[Collected data entries]
════════════════
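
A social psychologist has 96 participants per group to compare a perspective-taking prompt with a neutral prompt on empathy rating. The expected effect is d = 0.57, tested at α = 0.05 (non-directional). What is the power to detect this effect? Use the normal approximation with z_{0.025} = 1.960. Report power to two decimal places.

power ≈ 0.98

For two equal groups, power = Φ(d·√(n/2) − z_{α/2}).
d·√(n/2) = 0.57 × √(96/2) = 0.57 × 6.928 = 3.949.
z_β = 3.949 − 1.960 = 1.989.
Power = Φ(1.989) = 0.977.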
════════════════
◆ **WORK ORDER**:
Write the entries out again in full, exactly as they appear above.

◆ **FINAL ANSWER**:
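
A social psychologist has 96 participants per group to compare a perspective-taking prompt with a neutral prompt on empathy rating. The expected effect is d = 0.57, tested at α = 0.05 (non-directional). What is the power to detect this effect? Use the normal approximation with z_{0.025} = 1.960. Report power to two decimal places.

power ≈ 0.98

For two equal groups, power = Φ(d·√(n/2) − z_{α/2}).
d·√(n/2) = 0.57 × √(96/2) = 0.57 × 6.928 = 3.949.
z_β = 3.949 − 1.960 = 1.989.
Power = Φ(1.989) = 0.977.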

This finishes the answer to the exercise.